> How to complete this task: Transcribe exactly, and only, the lines from the one containing "Given an LVDT" through the last line of the data.

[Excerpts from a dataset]
_ _ _ _

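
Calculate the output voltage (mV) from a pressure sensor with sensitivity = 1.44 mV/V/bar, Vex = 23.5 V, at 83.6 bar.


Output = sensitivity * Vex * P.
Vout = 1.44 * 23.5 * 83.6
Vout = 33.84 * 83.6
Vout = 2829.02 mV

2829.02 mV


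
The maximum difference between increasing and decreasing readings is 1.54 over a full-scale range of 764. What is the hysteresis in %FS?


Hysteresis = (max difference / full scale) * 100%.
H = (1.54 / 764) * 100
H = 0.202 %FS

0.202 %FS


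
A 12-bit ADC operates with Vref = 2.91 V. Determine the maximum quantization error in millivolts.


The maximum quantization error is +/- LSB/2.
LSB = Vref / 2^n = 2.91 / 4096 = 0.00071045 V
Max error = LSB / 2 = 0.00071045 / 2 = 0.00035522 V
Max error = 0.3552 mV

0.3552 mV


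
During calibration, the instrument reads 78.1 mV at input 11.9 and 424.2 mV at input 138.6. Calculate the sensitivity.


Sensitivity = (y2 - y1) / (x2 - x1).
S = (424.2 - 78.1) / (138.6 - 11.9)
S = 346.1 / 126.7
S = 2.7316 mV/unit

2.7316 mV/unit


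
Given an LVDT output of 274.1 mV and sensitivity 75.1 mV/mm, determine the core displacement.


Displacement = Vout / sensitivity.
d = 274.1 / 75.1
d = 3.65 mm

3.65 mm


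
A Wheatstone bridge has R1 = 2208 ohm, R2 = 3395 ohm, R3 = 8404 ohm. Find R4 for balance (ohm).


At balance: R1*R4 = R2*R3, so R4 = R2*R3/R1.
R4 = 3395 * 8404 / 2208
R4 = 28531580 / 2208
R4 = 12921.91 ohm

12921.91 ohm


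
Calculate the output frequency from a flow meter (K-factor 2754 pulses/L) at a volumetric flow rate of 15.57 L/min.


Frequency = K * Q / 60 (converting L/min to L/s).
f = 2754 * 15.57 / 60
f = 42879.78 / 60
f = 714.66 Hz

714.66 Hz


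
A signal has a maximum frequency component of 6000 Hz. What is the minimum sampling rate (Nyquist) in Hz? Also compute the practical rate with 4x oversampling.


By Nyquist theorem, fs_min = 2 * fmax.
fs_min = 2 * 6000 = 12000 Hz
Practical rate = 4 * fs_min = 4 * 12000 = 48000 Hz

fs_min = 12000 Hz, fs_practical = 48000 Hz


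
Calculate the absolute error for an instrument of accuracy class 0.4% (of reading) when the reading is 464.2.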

_ _ _ _

> Answer section:
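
Given an LVDT output of 274.1 mV and sensitivity 75.1 mV/mm, determine the core displacement.


Displacement = Vout / sensitivity.
d = 274.1 / 75.1
d = 3.65 mm

3.65 mm


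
A Wheatstone bridge has R1 = 2208 ohm, R2 = 3395 ohm, R3 = 8404 ohm. Find R4 for balance (ohm).


At balance: R1*R4 = R2*R3, so R4 = R2*R3/R1.
R4 = 3395 * 8404 / 2208
R4 = 28531580 / 2208
R4 = 12921.91 ohm

12921.91 ohm


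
Calculate the output frequency from a flow meter (K-factor 2754 pulses/L) at a volumetric flow rate of 15.57 L/min.


Frequency = K * Q / 60 (converting L/min to L/s).
f = 2754 * 15.57 / 60
f = 42879.78 / 60
f = 714.66 Hz

714.66 Hz


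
A signal has a maximum frequency component of 6000 Hz. What is the minimum sampling rate (Nyquist) in Hz? Also compute the practical rate with 4x oversampling.


By Nyquist theorem, fs_min = 2 * fmax.
fs_min = 2 * 6000 = 12000 Hz
Practical rate = 4 * fs_min = 4 * 12000 = 48000 Hz

fs_min = 12000 Hz, fs_practical = 48000 Hz


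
Calculate the absolute error for an instrument of accuracy class 0.4% (of reading) when the reading is 464.2.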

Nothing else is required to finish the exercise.